START Records for processing
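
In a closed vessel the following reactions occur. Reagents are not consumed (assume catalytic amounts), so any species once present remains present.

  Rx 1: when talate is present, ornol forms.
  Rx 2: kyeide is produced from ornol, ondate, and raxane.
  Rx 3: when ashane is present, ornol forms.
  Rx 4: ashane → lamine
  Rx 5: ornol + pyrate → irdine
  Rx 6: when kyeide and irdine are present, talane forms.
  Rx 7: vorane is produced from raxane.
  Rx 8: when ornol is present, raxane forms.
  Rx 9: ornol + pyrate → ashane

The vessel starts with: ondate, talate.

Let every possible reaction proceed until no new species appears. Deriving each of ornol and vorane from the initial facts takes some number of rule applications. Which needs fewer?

ornol: talate present → ornol forms (Rx 1). [1 rule application]
vorane: talate present → ornol forms (Rx 1). ornol present → raxane forms (Rx 8). raxane present → vorane forms (Rx 7). [3 rule applications]
ornol needs fewer.

ornol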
END Records for processing
*Exercise description*:
Write out exactly the lines that begin at the one containing "Rx 2: kyeide" and continue through the last line of the data, and only those.

*Output below*:
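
  Rx 2: kyeide is produced from ornol, ondate, and raxane.
  Rx 3: when ashane is present, ornol forms.
  Rx 4: ashane → lamine
  Rx 5: ornol + pyrate → irdine
  Rx 6: when kyeide and irdine are present, talane forms.
  Rx 7: vorane is produced from raxane.
  Rx 8: when ornol is present, raxane forms.
  Rx 9: ornol + pyrate → ashane

The vessel starts with: ondate, talate.

Let every possible reaction proceed until no new species appears. Deriving each of ornol and vorane from the initial facts takes some number of rule applications. Which needs fewer?

ornol: talate present → ornol forms (Rx 1). [1 rule application]
vorane: talate present → ornol forms (Rx 1). ornol present → raxane forms (Rx 8). raxane present → vorane forms (Rx 7). [3 rule applications]
ornol needs fewer.

ornol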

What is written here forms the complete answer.